* Work to be completed: Lines below containing the word "runs" should be copied out.

* * *

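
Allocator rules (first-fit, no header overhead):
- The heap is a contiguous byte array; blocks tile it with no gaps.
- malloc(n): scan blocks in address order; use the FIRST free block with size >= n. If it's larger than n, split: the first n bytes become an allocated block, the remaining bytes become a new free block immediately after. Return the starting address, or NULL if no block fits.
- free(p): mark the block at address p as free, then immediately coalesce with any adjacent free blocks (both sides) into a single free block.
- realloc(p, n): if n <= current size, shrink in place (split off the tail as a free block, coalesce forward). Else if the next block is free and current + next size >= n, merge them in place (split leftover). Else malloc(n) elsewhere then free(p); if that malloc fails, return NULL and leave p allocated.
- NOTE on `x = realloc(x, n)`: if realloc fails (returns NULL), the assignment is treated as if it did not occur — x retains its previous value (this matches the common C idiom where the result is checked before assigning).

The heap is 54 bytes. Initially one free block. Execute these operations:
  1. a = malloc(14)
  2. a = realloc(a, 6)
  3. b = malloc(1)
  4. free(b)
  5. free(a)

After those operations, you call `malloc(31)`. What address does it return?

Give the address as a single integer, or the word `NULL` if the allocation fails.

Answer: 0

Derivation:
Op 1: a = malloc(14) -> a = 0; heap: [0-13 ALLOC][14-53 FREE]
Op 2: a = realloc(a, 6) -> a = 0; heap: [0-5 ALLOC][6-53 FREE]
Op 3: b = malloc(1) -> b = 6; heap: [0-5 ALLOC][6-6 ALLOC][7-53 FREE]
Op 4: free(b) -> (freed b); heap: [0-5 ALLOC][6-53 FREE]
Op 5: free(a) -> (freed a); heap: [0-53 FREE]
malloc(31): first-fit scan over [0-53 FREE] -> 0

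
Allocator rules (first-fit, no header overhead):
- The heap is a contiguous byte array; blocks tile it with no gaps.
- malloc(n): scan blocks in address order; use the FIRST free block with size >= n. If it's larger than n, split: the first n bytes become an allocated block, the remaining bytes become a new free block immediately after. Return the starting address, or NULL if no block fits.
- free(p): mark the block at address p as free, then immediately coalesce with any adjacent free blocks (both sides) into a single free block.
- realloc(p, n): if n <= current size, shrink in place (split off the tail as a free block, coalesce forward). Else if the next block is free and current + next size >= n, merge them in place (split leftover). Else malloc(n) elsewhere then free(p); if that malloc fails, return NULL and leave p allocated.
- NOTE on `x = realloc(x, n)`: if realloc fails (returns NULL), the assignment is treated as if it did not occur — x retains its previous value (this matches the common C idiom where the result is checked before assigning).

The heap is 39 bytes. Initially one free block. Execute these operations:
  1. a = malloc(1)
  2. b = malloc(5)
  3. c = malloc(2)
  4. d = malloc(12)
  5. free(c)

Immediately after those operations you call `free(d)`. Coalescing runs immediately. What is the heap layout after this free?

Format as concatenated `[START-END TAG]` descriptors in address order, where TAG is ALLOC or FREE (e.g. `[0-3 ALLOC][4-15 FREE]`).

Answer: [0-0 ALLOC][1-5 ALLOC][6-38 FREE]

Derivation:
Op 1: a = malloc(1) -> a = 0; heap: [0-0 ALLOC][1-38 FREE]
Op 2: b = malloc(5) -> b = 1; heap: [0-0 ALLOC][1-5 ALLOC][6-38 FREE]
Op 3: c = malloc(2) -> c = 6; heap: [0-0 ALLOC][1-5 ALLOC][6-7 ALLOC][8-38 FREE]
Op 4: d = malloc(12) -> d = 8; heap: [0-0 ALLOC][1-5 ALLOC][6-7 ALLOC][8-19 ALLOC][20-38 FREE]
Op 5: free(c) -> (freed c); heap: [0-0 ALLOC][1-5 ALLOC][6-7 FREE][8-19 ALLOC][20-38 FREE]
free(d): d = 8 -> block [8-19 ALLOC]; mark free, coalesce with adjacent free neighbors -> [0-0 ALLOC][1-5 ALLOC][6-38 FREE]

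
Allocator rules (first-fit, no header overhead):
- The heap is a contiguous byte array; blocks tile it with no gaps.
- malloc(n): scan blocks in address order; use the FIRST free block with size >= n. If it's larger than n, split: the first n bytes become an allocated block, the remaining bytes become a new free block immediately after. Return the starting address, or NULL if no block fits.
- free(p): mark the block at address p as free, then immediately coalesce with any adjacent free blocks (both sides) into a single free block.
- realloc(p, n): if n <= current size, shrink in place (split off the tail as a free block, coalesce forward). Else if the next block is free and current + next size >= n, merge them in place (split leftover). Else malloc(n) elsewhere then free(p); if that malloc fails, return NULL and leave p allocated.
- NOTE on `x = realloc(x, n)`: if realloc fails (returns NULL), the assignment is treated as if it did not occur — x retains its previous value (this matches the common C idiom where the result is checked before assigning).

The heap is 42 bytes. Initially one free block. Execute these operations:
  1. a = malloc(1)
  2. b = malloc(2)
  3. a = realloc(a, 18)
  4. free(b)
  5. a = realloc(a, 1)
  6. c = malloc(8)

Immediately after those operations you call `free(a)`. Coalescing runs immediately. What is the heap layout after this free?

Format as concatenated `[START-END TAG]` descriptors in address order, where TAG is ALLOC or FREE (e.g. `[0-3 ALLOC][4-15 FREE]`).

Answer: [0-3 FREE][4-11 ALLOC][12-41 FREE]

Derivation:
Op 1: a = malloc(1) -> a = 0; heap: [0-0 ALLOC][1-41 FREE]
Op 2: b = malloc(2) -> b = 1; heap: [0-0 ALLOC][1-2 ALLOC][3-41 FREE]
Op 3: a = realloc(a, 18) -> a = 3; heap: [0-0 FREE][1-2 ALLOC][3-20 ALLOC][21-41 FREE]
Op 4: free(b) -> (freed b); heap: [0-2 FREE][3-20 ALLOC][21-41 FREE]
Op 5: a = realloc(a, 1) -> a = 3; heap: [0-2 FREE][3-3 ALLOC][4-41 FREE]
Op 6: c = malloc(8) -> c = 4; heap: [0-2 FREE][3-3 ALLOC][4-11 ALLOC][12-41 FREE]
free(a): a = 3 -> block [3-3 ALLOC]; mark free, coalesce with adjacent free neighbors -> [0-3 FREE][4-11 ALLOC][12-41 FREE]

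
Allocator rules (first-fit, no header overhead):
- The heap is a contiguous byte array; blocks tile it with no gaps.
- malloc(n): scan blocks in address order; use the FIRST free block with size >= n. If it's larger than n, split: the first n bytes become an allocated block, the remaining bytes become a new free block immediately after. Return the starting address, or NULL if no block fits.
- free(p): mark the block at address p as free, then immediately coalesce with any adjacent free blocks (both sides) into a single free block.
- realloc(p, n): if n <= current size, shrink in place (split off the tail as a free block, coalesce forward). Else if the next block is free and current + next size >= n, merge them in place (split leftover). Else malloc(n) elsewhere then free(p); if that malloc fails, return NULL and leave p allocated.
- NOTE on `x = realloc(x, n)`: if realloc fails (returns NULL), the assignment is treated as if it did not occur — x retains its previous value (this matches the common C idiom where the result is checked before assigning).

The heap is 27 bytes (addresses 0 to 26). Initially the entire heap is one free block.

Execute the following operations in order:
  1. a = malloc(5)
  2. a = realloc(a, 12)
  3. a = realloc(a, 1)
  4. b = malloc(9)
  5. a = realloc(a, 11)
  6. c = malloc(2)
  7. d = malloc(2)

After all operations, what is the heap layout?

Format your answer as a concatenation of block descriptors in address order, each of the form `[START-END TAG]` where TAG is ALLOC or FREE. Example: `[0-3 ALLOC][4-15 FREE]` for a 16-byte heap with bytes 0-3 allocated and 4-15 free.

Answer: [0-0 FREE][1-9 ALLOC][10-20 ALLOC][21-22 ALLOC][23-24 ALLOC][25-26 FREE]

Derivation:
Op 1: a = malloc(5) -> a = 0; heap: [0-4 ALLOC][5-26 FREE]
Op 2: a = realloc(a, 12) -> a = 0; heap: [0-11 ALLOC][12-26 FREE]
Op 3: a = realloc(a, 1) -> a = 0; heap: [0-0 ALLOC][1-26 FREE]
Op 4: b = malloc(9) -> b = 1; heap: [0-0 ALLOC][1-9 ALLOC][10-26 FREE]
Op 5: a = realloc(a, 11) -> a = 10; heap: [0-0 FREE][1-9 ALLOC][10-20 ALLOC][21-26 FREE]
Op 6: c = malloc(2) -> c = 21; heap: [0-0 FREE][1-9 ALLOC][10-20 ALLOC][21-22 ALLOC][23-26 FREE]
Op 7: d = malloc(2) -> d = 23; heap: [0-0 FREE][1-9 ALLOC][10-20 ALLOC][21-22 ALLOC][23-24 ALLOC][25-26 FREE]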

* * *

* Task answer:
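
Immediately after those operations you call `free(d)`. Coalescing runs immediately. What is the heap layout after this free?
Immediately after those operations you call `free(a)`. Coalescing runs immediately. What is the heap layout after this free?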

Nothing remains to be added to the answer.